(Collected data)
○ ○ ○ ○ ○ ○ ○
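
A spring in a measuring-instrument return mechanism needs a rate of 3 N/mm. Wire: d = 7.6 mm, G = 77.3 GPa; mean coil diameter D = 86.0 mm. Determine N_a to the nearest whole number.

17

N_a = Gd⁴/(8D³k) = (77.3×10³ × 7.6⁴)/(8 × 86.0³ × 3)
    = 2.5789e+08 / 1.52653e+07 = 16.89 → 17 coils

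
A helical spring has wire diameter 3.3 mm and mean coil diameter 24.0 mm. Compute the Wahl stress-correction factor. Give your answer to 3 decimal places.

1.204

C = D/d = 24.0/3.3 = 7.2727
K_W = (4C−1)/(4C−4) + 0.615/C = 28.091/25.091 + 0.0846 = 1.2041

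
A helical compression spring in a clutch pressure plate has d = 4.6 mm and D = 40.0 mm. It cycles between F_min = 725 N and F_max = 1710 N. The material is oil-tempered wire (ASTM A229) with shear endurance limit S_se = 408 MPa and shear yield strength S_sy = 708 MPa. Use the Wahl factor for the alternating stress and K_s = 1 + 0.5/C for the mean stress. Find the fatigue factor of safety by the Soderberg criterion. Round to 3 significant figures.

0.296

C = D/d = 40.0/4.6 = 8.6957; K_W = (4C−1)/(4C−4)+0.615/C = 1.1682; K_s = 1+0.5/C = 1.0575
F_a = (F_max−F_min)/2 = 492.5 N; F_m = (F_max+F_min)/2 = 1217.5 N
τ_a = K_W·8F_aD/(πd³) = 1.1682 × 515.39 = 602.07 MPa
τ_m = K_s·8F_mD/(πd³) = 1.0575 × 1274.1 = 1347.3 MPa
Soderberg: 1/n_f = τ_a/S_se + τ_m/S_sy = 602.07/408 + 1347.3/708 = 1.47565 + 1.90302 = 3.3787
n_f = 1/3.3787 = 0.296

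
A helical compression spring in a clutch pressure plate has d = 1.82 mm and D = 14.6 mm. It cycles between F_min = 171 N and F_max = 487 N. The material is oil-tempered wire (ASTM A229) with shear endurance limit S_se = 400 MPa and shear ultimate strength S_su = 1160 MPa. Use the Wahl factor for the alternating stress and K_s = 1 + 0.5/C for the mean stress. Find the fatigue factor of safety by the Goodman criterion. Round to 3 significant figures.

C = D/d = 14.6/1.82 = 8.0220; K_W = (4C−1)/(4C−4)+0.615/C = 1.1835; K_s = 1+0.5/C = 1.0623
F_a = (F_max−F_min)/2 = 158 N; F_m = (F_max+F_min)/2 = 329 N
τ_a = K_W·8F_aD/(πd³) = 1.1835 × 974.4 = 1153.2 MPa
τ_m = K_s·8F_mD/(πd³) = 1.0623 × 2029 = 2155.4 MPa
Goodman: 1/n_f = τ_a/S_se + τ_m/S_su = 1153.2/400 + 2155.4/1160 = 2.88293 + 1.85813 = 4.7411
n_f = 1/4.7411 = 0.2109

0.211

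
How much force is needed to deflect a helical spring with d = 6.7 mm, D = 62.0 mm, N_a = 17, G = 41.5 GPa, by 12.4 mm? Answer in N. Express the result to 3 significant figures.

32.0 N

k = Gd⁴/(8D³N_a) = (41.5×10³)(6.7⁴)/(8·62.0³·17) = 2.5801 N/mm
F = k·δ = 2.5801 × 12.4 = 31.993 N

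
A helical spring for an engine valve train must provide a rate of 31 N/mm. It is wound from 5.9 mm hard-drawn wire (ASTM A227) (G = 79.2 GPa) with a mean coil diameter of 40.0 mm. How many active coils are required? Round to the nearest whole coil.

N_a = Gd⁴/(8D³k) = (79.2×10³ × 5.9⁴)/(8 × 40.0³ × 31)
    = 9.59695e+07 / 1.5872e+07 = 6.046 → 6 coils

6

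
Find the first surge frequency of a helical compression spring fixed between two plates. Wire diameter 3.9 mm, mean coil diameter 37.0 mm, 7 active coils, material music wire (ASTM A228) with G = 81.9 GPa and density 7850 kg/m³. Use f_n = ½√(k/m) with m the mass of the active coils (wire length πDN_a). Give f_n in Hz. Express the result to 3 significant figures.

k = Gd⁴/(8D³N_a) = (81.9×10³)(3.9⁴)/(8·37.0³·7) = 6.6796 N/mm = 6679.6 N/m
Wire length L = πDN_a = π·37.0·7 = 813.67 mm
m = ρ·(πd²/4)·L = 7850 × 11.946×10⁻⁶ m² × 0.81367 m = 0.076302 kg
f_n = ½√(k/m) = 0.5·√(6679.6/0.076302) = 0.5·√(87541) = 147.94 Hz

148 Hz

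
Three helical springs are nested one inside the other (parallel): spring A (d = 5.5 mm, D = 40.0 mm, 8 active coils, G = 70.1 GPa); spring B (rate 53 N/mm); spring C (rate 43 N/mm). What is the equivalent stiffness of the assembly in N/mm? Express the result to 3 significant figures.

k_A = Gd⁴/(8D³N_a) = (70.1×10³)(5.5⁴)/(8·40.0³·8) = 15.661 N/mm
Parallel: k_eq = 15.661 + 53 + 43 = 111.66 N/mm

112 N/mm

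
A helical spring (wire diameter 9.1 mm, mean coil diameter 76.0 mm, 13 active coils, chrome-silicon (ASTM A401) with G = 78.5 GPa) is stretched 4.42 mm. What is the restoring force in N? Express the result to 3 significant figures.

k = Gd⁴/(8D³N_a) = (78.5×10³)(9.1⁴)/(8·76.0³·13) = 11.791 N/mm
F = k·δ = 11.791 × 4.42 = 52.117 N

52.1 N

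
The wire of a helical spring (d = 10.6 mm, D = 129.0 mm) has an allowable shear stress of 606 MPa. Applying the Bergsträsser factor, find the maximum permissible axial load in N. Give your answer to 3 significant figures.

C = D/d = 129.0/10.6 = 12.1698
K_B = (4C+2)/(4C−3) = 50.679/45.679 = 1.1095
τ_max = K·8FD/(πd³) → F_max = τ_allow·πd³/(8DK)
F_max = 606·π·10.6³/(8·129.0·1.1095) = 2.2675e+06/1145 = 1980.4 N

1980 N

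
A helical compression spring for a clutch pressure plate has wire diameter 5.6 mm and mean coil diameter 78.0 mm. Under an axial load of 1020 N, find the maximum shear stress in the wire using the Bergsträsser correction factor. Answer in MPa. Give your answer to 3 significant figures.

1260 MPa

Spring index C = D/d = 78.0/5.6 = 13.9286
K_B = (4C+2)/(4C−3) = 57.714/52.714 = 1.0949
τ₀ = 8FD/(πd³) = 8·1020·78.0/(π·5.6³) = 636480/551.71 = 1153.6 MPa
τ_max = K·τ₀ = 1.0949 × 1153.6 = 1263.1 MPa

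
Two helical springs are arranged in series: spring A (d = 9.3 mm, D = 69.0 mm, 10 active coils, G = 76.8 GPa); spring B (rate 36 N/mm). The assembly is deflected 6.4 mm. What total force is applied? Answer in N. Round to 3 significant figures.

87.0 N

k_A = Gd⁴/(8D³N_a) = (76.8×10³)(9.3⁴)/(8·69.0³·10) = 21.86 N/mm
Series: 1/k_eq = 1/21.86 + 1/36 = 0.073523; k_eq = 13.601 N/mm
F = k_eq·δ = 13.601·6.4 = 87.048 N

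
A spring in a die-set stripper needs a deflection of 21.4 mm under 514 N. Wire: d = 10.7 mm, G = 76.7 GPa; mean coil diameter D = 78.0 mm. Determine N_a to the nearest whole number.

Required rate k = F/δ = 514/21.4 = 24.019 N/mm
N_a = Gd⁴/(8D³k) = (76.7×10³ × 10.7⁴)/(8 × 78.0³ × 24.019)
    = 1.00538e+09 / 9.11849e+07 = 11.03 → 11 coils

11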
○ ○ ○ ○ ○ ○ ○
Problem to solve. Each line above must be retyped exactly in the response.

Output.
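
A spring in a measuring-instrument return mechanism needs a rate of 3 N/mm. Wire: d = 7.6 mm, G = 77.3 GPa; mean coil diameter D = 86.0 mm. Determine N_a to the nearest whole number.

17

N_a = Gd⁴/(8D³k) = (77.3×10³ × 7.6⁴)/(8 × 86.0³ × 3)
    = 2.5789e+08 / 1.52653e+07 = 16.89 → 17 coils

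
A helical spring has wire diameter 3.3 mm and mean coil diameter 24.0 mm. Compute the Wahl stress-correction factor. Give your answer to 3 decimal places.

1.204

C = D/d = 24.0/3.3 = 7.2727
K_W = (4C−1)/(4C−4) + 0.615/C = 28.091/25.091 + 0.0846 = 1.2041

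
A helical compression spring in a clutch pressure plate has d = 4.6 mm and D = 40.0 mm. It cycles between F_min = 725 N and F_max = 1710 N. The material is oil-tempered wire (ASTM A229) with shear endurance limit S_se = 408 MPa and shear yield strength S_sy = 708 MPa. Use the Wahl factor for the alternating stress and K_s = 1 + 0.5/C for the mean stress. Find the fatigue factor of safety by the Soderberg criterion. Round to 3 significant figures.

0.296

C = D/d = 40.0/4.6 = 8.6957; K_W = (4C−1)/(4C−4)+0.615/C = 1.1682; K_s = 1+0.5/C = 1.0575
F_a = (F_max−F_min)/2 = 492.5 N; F_m = (F_max+F_min)/2 = 1217.5 N
τ_a = K_W·8F_aD/(πd³) = 1.1682 × 515.39 = 602.07 MPa
τ_m = K_s·8F_mD/(πd³) = 1.0575 × 1274.1 = 1347.3 MPa
Soderberg: 1/n_f = τ_a/S_se + τ_m/S_sy = 602.07/408 + 1347.3/708 = 1.47565 + 1.90302 = 3.3787
n_f = 1/3.3787 = 0.296

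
A helical compression spring in a clutch pressure plate has d = 1.82 mm and D = 14.6 mm. It cycles between F_min = 171 N and F_max = 487 N. The material is oil-tempered wire (ASTM A229) with shear endurance limit S_se = 400 MPa and shear ultimate strength S_su = 1160 MPa. Use the Wahl factor for the alternating stress and K_s = 1 + 0.5/C for the mean stress. Find the fatigue factor of safety by the Goodman criterion. Round to 3 significant figures.

C = D/d = 14.6/1.82 = 8.0220; K_W = (4C−1)/(4C−4)+0.615/C = 1.1835; K_s = 1+0.5/C = 1.0623
F_a = (F_max−F_min)/2 = 158 N; F_m = (F_max+F_min)/2 = 329 N
τ_a = K_W·8F_aD/(πd³) = 1.1835 × 974.4 = 1153.2 MPa
τ_m = K_s·8F_mD/(πd³) = 1.0623 × 2029 = 2155.4 MPa
Goodman: 1/n_f = τ_a/S_se + τ_m/S_su = 1153.2/400 + 2155.4/1160 = 2.88293 + 1.85813 = 4.7411
n_f = 1/4.7411 = 0.2109

0.211

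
How much force is needed to deflect a helical spring with d = 6.7 mm, D = 62.0 mm, N_a = 17, G = 41.5 GPa, by 12.4 mm? Answer in N. Express the result to 3 significant figures.

32.0 N

k = Gd⁴/(8D³N_a) = (41.5×10³)(6.7⁴)/(8·62.0³·17) = 2.5801 N/mm
F = k·δ = 2.5801 × 12.4 = 31.993 N

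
A helical spring for an engine valve train must provide a rate of 31 N/mm. It is wound from 5.9 mm hard-drawn wire (ASTM A227) (G = 79.2 GPa) with a mean coil diameter of 40.0 mm. How many active coils are required? Round to the nearest whole coil.

N_a = Gd⁴/(8D³k) = (79.2×10³ × 5.9⁴)/(8 × 40.0³ × 31)
    = 9.59695e+07 / 1.5872e+07 = 6.046 → 6 coils

6

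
Find the first surge frequency of a helical compression spring fixed between two plates. Wire diameter 3.9 mm, mean coil diameter 37.0 mm, 7 active coils, material music wire (ASTM A228) with G = 81.9 GPa and density 7850 kg/m³. Use f_n = ½√(k/m) with m the mass of the active coils (wire length πDN_a). Give f_n in Hz. Express the result to 3 significant figures.

k = Gd⁴/(8D³N_a) = (81.9×10³)(3.9⁴)/(8·37.0³·7) = 6.6796 N/mm = 6679.6 N/m
Wire length L = πDN_a = π·37.0·7 = 813.67 mm
m = ρ·(πd²/4)·L = 7850 × 11.946×10⁻⁶ m² × 0.81367 m = 0.076302 kg
f_n = ½√(k/m) = 0.5·√(6679.6/0.076302) = 0.5·√(87541) = 147.94 Hz

148 Hz

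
Three helical springs are nested one inside the other (parallel): spring A (d = 5.5 mm, D = 40.0 mm, 8 active coils, G = 70.1 GPa); spring B (rate 53 N/mm); spring C (rate 43 N/mm). What is the equivalent stiffness of the assembly in N/mm? Express the result to 3 significant figures.

k_A = Gd⁴/(8D³N_a) = (70.1×10³)(5.5⁴)/(8·40.0³·8) = 15.661 N/mm
Parallel: k_eq = 15.661 + 53 + 43 = 111.66 N/mm

112 N/mm

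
A helical spring (wire diameter 9.1 mm, mean coil diameter 76.0 mm, 13 active coils, chrome-silicon (ASTM A401) with G = 78.5 GPa) is stretched 4.42 mm. What is the restoring force in N? Express the result to 3 significant figures.

k = Gd⁴/(8D³N_a) = (78.5×10³)(9.1⁴)/(8·76.0³·13) = 11.791 N/mm
F = k·δ = 11.791 × 4.42 = 52.117 N

52.1 N

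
The wire of a helical spring (d = 10.6 mm, D = 129.0 mm) has an allowable shear stress of 606 MPa. Applying the Bergsträsser factor, find the maximum permissible axial load in N. Give your answer to 3 significant figures.

C = D/d = 129.0/10.6 = 12.1698
K_B = (4C+2)/(4C−3) = 50.679/45.679 = 1.1095
τ_max = K·8FD/(πd³) → F_max = τ_allow·πd³/(8DK)
F_max = 606·π·10.6³/(8·129.0·1.1095) = 2.2675e+06/1145 = 1980.4 N

1980 N

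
A helical compression spring for a clutch pressure plate has wire diameter 5.6 mm and mean coil diameter 78.0 mm. Under an axial load of 1020 N, find the maximum shear stress in the wire using the Bergsträsser correction factor. Answer in MPa. Give your answer to 3 significant figures.

1260 MPa

Spring index C = D/d = 78.0/5.6 = 13.9286
K_B = (4C+2)/(4C−3) = 57.714/52.714 = 1.0949
τ₀ = 8FD/(πd³) = 8·1020·78.0/(π·5.6³) = 636480/551.71 = 1153.6 MPa
τ_max = K·τ₀ = 1.0949 × 1153.6 = 1263.1 MPa

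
Two helical springs are arranged in series: spring A (d = 9.3 mm, D = 69.0 mm, 10 active coils, G = 76.8 GPa); spring B (rate 36 N/mm). The assembly is deflected 6.4 mm. What total force is applied? Answer in N. Round to 3 significant figures.

87.0 N

k_A = Gd⁴/(8D³N_a) = (76.8×10³)(9.3⁴)/(8·69.0³·10) = 21.86 N/mm
Series: 1/k_eq = 1/21.86 + 1/36 = 0.073523; k_eq = 13.601 N/mm
F = k_eq·δ = 13.601·6.4 = 87.048 N

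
A spring in a die-set stripper needs a deflection of 21.4 mm under 514 N. Wire: d = 10.7 mm, G = 76.7 GPa; mean coil diameter D = 78.0 mm. Determine N_a to the nearest whole number.

Required rate k = F/δ = 514/21.4 = 24.019 N/mm
N_a = Gd⁴/(8D³k) = (76.7×10³ × 10.7⁴)/(8 × 78.0³ × 24.019)
    = 1.00538e+09 / 9.11849e+07 = 11.03 → 11 coils

11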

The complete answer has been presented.